▶ _Work item_
Some lines of these records may hold the word "cool"; state how many, using only the number.

────────────────

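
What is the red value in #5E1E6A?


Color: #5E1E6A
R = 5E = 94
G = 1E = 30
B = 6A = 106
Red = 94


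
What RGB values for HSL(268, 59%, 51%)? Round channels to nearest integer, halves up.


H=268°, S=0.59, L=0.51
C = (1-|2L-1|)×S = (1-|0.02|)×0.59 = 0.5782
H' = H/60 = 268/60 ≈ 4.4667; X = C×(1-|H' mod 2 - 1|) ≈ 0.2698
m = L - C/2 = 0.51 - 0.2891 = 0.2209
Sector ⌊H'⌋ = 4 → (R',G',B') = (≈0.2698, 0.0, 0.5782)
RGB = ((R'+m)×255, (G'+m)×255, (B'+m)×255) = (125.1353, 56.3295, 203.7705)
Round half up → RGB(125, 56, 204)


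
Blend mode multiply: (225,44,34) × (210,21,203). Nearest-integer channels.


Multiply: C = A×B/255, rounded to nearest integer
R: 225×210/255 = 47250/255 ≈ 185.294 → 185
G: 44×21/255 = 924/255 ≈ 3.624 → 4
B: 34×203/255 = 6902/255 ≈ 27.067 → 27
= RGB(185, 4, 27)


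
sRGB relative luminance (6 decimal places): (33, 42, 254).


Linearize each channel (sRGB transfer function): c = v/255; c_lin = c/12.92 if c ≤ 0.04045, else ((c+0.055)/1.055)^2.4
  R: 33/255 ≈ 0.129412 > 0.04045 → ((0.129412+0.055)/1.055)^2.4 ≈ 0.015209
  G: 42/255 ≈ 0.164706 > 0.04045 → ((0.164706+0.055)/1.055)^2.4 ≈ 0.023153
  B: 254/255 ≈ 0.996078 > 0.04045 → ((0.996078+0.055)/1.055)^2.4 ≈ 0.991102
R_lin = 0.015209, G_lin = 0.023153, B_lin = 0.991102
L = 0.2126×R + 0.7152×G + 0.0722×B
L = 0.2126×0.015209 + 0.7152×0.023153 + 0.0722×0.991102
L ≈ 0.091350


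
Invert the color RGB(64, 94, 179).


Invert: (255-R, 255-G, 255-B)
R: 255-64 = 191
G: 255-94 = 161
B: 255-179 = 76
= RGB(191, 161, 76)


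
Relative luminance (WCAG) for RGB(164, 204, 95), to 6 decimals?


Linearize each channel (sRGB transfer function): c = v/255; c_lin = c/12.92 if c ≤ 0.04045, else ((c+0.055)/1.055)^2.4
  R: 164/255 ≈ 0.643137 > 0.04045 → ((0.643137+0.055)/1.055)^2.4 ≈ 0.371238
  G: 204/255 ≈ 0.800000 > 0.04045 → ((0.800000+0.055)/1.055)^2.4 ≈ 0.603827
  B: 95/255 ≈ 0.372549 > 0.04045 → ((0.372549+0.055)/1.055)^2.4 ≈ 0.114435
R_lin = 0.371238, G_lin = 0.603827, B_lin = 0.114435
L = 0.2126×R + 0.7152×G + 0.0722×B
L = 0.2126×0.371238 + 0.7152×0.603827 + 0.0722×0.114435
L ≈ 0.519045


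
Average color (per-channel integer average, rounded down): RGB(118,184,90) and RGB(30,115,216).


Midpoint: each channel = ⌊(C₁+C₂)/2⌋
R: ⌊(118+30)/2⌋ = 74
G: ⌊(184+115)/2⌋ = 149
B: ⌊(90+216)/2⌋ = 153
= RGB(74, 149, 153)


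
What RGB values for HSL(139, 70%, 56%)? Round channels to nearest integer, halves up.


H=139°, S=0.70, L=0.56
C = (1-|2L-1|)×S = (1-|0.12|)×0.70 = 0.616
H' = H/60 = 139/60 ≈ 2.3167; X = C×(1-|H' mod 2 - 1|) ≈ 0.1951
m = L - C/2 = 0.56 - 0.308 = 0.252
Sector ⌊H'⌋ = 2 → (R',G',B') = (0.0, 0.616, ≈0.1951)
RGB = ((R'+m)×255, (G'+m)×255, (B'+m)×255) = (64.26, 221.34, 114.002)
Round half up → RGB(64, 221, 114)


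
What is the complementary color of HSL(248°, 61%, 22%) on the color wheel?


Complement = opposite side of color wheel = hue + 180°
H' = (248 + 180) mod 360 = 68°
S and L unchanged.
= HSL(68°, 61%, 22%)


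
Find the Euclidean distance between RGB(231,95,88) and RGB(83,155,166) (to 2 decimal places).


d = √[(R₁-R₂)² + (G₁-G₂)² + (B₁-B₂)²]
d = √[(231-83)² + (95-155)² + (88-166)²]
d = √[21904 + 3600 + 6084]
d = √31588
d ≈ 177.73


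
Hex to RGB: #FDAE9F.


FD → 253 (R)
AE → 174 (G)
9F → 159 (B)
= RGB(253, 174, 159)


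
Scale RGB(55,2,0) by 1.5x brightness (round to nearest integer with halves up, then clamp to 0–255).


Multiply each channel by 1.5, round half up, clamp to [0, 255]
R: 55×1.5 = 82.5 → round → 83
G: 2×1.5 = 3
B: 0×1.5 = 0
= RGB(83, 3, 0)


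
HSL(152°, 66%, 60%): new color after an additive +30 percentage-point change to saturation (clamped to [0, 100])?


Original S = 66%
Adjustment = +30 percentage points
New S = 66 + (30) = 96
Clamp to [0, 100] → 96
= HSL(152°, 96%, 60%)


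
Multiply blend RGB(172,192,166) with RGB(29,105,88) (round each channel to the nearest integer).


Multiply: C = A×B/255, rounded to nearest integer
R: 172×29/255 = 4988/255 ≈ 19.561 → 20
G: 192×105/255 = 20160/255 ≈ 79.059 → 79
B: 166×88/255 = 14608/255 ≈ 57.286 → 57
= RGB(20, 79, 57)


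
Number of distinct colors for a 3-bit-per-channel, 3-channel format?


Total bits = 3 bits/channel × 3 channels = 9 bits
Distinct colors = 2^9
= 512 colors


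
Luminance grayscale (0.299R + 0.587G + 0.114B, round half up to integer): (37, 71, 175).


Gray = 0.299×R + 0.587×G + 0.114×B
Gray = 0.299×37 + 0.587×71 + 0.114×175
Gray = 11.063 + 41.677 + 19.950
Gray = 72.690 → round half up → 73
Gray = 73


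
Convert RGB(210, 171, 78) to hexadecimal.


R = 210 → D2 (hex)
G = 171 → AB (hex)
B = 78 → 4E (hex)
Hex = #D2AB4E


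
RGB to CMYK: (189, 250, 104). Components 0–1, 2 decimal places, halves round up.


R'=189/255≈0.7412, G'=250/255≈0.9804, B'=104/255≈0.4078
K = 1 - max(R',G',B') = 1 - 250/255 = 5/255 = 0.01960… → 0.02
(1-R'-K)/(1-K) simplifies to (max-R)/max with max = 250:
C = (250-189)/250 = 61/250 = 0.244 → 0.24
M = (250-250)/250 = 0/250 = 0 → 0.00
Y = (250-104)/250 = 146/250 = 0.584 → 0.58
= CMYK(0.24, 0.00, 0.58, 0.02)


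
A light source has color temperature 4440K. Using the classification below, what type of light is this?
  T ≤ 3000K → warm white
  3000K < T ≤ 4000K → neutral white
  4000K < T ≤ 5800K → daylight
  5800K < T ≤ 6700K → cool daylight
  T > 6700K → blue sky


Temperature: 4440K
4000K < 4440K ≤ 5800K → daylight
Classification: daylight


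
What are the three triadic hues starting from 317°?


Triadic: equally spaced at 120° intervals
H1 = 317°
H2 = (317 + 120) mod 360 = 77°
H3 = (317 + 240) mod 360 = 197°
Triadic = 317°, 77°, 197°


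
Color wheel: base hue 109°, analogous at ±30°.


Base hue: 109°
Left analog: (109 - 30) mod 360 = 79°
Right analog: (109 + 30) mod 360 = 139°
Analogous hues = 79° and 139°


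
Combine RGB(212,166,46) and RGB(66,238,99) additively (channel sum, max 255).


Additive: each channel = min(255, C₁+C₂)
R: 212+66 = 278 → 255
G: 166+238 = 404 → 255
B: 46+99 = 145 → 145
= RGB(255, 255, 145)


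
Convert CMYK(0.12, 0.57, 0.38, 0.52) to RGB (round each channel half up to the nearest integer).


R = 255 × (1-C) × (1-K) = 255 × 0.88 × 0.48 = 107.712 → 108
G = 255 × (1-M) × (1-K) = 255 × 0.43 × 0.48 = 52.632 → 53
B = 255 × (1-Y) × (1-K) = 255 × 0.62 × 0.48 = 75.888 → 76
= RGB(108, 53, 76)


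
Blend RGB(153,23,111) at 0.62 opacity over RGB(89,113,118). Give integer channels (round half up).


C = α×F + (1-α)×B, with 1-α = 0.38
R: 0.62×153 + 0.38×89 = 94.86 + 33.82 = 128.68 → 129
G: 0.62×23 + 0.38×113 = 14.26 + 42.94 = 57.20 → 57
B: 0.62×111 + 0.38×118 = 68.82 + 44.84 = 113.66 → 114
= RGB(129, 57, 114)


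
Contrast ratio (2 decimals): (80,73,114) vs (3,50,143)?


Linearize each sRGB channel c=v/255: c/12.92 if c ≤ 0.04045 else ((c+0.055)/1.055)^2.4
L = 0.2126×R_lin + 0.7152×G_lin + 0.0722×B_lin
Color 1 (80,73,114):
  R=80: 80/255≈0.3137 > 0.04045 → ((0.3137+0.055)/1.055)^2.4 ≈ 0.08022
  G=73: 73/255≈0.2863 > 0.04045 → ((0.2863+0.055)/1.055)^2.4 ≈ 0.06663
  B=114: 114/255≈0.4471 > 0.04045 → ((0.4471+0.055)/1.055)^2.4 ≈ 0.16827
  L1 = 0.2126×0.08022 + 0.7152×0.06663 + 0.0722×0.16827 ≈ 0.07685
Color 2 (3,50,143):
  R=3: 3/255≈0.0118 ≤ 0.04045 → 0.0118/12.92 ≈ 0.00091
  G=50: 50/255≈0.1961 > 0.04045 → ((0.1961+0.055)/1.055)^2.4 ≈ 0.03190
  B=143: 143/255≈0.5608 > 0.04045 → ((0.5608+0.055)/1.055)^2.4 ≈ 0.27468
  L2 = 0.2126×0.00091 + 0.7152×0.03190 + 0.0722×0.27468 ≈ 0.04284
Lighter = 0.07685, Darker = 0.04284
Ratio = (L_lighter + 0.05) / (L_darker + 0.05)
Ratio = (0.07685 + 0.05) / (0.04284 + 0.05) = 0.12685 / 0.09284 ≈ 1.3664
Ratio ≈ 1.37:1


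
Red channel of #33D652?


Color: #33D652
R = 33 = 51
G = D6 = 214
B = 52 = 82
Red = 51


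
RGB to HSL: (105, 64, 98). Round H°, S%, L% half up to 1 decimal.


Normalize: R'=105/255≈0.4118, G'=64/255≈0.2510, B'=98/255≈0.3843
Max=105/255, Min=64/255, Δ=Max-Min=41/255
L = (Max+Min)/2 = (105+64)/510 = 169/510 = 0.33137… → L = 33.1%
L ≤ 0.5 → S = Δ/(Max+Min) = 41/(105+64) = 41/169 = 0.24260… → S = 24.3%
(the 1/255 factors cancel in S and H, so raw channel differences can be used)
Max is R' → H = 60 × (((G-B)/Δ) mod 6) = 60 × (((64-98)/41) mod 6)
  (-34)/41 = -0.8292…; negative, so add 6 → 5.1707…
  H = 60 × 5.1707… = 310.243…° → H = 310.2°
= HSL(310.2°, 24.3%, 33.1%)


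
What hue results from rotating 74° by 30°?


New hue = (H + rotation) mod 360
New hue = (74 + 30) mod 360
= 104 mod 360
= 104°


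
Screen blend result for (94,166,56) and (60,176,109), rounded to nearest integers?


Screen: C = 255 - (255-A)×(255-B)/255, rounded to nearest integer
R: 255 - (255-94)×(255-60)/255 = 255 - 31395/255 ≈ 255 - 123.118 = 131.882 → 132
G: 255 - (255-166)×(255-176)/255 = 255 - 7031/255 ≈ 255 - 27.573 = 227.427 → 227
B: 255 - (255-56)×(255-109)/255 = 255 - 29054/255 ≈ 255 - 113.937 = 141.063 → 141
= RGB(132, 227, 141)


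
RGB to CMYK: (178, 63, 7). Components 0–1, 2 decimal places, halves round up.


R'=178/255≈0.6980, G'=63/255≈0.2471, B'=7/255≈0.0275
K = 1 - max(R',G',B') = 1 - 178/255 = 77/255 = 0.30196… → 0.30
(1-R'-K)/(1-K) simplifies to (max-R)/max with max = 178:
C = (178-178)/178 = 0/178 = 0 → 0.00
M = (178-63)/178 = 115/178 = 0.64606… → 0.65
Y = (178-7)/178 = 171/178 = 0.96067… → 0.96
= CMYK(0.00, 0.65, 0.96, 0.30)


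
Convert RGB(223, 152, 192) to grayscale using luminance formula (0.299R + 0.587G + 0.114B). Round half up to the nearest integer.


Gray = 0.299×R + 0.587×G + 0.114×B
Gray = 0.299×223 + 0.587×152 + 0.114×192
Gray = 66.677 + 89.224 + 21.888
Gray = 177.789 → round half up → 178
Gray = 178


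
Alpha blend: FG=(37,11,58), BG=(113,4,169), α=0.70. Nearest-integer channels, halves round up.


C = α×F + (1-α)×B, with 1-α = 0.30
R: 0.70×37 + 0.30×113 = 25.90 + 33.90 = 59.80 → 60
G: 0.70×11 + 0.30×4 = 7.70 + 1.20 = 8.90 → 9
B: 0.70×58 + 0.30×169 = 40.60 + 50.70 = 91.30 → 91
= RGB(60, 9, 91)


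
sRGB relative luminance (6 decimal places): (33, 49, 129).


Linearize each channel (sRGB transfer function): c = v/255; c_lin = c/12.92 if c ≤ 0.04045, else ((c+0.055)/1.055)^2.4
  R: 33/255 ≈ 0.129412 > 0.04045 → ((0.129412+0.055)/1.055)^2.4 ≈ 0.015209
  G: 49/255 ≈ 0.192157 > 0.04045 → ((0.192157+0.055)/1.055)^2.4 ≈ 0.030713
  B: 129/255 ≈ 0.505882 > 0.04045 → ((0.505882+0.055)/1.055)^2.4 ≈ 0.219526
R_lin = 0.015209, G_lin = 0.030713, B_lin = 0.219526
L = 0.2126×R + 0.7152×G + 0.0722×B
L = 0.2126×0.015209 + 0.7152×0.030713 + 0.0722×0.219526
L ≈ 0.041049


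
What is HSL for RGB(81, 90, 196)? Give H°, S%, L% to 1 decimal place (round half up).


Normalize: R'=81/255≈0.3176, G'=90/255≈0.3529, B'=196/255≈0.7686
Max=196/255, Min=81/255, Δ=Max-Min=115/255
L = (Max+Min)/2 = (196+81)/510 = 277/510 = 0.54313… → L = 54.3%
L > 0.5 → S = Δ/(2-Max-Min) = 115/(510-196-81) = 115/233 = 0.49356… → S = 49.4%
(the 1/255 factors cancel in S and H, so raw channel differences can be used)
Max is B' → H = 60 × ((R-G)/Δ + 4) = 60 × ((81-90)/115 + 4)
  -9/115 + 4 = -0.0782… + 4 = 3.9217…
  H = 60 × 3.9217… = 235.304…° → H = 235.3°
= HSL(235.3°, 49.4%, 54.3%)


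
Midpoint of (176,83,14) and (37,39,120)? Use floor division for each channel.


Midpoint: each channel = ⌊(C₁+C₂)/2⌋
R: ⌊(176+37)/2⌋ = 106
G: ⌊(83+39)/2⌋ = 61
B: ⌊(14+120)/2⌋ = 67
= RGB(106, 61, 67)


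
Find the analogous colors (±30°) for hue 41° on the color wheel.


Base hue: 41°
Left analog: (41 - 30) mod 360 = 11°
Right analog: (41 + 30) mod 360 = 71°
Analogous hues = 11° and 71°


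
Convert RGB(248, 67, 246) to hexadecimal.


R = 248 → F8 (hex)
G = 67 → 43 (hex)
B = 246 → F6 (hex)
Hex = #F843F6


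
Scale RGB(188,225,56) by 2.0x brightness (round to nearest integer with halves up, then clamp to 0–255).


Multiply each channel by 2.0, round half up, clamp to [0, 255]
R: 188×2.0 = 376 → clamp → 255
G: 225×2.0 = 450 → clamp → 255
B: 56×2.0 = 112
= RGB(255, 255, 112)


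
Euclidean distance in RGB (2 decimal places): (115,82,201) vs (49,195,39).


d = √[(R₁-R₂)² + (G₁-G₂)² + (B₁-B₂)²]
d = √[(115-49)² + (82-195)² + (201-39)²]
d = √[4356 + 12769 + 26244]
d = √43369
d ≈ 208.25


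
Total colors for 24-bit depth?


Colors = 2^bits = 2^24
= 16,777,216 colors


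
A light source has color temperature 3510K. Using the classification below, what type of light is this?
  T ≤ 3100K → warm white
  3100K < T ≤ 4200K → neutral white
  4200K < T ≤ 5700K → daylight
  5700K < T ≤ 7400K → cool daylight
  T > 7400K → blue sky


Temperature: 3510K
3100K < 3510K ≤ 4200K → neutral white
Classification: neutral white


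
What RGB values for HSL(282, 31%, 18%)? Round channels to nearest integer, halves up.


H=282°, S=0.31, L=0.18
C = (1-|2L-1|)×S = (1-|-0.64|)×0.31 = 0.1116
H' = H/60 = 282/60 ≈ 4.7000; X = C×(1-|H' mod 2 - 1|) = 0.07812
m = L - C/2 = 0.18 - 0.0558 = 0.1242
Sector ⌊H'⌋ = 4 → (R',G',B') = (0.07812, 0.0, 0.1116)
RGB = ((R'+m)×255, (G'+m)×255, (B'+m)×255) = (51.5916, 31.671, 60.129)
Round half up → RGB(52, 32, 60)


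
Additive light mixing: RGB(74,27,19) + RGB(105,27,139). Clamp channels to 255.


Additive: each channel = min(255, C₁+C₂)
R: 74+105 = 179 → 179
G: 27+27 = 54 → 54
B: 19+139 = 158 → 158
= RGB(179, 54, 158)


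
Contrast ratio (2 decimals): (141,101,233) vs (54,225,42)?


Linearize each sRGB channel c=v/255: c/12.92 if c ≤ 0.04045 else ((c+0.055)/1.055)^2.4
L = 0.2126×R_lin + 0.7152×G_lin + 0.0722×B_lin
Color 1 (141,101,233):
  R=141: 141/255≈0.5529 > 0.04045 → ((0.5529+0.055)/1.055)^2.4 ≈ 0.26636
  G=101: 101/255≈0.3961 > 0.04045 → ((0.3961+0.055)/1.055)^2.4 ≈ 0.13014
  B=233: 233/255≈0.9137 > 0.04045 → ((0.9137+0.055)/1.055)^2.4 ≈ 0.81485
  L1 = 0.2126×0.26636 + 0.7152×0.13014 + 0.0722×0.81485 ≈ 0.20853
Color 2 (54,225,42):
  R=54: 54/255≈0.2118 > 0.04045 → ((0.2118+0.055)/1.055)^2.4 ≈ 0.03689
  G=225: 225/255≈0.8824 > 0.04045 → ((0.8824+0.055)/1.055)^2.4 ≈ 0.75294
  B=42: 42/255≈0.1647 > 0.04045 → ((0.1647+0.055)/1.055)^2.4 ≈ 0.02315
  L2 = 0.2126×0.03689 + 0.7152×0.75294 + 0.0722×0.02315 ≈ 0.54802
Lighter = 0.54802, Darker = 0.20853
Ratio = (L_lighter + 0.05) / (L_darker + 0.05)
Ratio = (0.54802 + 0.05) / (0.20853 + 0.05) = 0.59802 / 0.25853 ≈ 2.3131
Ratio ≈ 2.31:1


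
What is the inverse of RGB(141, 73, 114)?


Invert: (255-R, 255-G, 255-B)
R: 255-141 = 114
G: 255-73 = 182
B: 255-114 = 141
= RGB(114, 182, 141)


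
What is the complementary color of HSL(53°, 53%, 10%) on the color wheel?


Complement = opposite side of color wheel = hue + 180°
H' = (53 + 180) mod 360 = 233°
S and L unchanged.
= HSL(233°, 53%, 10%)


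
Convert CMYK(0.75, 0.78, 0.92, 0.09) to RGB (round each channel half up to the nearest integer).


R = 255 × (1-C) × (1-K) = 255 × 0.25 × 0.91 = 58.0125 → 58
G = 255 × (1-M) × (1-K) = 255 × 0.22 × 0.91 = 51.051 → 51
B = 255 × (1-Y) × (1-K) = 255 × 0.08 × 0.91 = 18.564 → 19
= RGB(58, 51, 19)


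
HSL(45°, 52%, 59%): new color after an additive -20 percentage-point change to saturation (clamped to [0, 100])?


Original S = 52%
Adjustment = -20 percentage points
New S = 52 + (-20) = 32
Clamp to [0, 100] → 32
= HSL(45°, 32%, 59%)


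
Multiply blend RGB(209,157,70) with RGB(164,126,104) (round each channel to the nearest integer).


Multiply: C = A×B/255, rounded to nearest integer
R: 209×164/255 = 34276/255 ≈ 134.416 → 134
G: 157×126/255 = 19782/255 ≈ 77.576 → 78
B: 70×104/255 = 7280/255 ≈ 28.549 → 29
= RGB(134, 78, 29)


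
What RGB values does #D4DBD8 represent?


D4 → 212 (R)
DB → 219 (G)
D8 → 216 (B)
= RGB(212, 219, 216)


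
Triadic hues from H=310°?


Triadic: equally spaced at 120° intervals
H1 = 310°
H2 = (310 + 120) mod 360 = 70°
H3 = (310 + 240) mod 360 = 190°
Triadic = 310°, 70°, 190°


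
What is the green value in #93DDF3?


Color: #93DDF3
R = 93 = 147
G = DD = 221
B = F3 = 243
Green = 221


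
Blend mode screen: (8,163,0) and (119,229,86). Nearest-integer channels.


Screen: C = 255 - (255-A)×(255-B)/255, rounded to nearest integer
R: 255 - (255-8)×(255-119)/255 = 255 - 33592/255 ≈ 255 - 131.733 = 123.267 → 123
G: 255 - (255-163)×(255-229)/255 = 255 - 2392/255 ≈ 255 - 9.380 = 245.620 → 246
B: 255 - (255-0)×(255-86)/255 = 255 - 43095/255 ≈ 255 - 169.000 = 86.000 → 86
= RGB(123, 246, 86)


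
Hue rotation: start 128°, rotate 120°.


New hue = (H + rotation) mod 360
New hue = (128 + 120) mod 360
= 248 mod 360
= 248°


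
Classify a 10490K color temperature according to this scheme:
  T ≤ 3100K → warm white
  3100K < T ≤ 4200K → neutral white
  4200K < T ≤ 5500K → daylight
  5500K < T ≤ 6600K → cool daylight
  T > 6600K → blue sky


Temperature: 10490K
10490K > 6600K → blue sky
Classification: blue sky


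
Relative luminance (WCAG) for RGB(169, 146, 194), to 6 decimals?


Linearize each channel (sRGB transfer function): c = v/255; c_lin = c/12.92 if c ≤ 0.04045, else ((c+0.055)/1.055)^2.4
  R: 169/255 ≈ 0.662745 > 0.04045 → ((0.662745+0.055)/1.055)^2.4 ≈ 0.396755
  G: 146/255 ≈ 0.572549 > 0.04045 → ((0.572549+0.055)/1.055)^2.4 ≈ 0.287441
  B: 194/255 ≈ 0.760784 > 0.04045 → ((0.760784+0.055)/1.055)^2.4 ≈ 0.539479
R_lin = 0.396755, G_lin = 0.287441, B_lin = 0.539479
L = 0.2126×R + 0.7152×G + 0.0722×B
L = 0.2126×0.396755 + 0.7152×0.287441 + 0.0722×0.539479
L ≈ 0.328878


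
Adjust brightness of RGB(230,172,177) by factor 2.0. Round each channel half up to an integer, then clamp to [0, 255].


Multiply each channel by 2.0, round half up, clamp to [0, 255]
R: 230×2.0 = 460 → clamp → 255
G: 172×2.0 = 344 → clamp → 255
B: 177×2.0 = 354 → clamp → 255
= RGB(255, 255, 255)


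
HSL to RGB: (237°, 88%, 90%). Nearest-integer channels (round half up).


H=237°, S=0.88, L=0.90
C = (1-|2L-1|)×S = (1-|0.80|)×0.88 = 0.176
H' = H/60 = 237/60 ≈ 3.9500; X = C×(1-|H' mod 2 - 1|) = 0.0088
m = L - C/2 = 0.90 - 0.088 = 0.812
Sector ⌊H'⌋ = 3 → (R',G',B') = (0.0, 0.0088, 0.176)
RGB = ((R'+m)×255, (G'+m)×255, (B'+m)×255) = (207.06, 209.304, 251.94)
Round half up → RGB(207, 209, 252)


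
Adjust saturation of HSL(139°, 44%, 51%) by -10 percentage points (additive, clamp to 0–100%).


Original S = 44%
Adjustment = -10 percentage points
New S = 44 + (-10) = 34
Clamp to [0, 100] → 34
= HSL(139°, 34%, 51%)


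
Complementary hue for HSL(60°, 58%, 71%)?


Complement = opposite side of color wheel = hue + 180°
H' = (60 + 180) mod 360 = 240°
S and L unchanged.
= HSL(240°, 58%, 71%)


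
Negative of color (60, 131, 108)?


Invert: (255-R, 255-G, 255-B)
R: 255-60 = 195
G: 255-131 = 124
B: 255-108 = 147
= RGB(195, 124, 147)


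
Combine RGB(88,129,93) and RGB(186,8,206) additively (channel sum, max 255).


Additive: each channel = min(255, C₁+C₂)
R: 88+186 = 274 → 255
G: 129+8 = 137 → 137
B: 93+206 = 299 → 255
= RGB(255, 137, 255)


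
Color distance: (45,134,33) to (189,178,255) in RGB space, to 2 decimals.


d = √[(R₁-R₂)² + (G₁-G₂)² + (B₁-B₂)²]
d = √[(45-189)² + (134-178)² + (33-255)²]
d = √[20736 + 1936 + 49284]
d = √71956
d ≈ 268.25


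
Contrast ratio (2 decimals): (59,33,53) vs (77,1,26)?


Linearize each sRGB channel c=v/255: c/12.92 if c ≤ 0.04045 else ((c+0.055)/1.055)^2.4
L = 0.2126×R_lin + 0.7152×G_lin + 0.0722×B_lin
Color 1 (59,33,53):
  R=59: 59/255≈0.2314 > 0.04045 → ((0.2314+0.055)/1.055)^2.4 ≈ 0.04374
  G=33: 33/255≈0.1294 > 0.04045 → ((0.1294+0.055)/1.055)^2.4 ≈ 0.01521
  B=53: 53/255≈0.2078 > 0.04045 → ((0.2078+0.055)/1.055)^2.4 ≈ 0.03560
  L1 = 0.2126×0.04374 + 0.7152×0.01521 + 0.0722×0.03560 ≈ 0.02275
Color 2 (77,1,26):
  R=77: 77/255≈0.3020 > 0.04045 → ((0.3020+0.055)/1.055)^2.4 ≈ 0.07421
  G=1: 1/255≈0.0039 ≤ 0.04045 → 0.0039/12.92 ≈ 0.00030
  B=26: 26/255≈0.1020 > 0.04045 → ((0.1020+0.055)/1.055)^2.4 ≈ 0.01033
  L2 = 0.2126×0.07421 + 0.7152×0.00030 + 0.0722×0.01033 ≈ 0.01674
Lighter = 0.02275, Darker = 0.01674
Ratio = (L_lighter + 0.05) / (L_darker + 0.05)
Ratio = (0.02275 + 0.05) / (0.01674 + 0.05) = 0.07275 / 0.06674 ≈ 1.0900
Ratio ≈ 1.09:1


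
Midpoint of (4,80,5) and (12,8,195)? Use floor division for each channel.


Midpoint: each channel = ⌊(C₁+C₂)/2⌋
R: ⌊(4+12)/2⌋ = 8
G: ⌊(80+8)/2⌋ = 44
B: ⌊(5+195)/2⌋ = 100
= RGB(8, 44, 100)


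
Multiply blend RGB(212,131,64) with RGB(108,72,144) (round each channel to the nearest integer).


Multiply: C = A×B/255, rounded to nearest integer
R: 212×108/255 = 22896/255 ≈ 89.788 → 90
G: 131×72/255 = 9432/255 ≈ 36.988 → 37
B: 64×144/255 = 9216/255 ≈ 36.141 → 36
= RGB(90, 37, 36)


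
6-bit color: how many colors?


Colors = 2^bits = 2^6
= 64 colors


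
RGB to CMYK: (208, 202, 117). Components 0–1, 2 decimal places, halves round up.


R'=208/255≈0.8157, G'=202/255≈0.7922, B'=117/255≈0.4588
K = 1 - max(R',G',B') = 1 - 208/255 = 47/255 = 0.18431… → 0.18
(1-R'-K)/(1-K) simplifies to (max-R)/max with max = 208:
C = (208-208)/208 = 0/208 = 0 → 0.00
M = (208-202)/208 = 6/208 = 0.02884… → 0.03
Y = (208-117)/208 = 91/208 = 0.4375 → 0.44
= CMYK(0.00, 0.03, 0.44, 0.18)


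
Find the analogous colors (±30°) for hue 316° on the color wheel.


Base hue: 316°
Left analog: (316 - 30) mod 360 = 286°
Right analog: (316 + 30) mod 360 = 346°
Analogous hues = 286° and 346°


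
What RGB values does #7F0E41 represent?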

────────────────

▶ _Solution to this problem_
3